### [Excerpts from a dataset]

******************************

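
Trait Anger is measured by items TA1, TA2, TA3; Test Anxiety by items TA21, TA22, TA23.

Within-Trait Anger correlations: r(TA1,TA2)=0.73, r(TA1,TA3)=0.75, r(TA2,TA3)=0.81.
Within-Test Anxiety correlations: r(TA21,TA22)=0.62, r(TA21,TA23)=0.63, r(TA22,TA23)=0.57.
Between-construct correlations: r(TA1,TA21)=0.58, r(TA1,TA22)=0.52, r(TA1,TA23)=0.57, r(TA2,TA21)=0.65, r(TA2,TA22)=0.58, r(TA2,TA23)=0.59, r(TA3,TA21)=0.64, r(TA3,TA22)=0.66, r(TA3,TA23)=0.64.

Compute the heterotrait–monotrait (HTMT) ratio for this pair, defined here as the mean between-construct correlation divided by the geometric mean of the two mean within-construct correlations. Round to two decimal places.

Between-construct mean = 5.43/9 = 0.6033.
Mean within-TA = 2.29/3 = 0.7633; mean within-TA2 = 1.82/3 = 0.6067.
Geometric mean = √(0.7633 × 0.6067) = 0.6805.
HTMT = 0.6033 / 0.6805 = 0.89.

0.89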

******************************

### [Task description]
Your task is to copy every line of the entries that contains the string "Anger".

### [Answer]
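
Trait Anger is measured by items TA1, TA2, TA3; Test Anxiety by items TA21, TA22, TA23.
Within-Trait Anger correlations: r(TA1,TA2)=0.73, r(TA1,TA3)=0.75, r(TA2,TA3)=0.81.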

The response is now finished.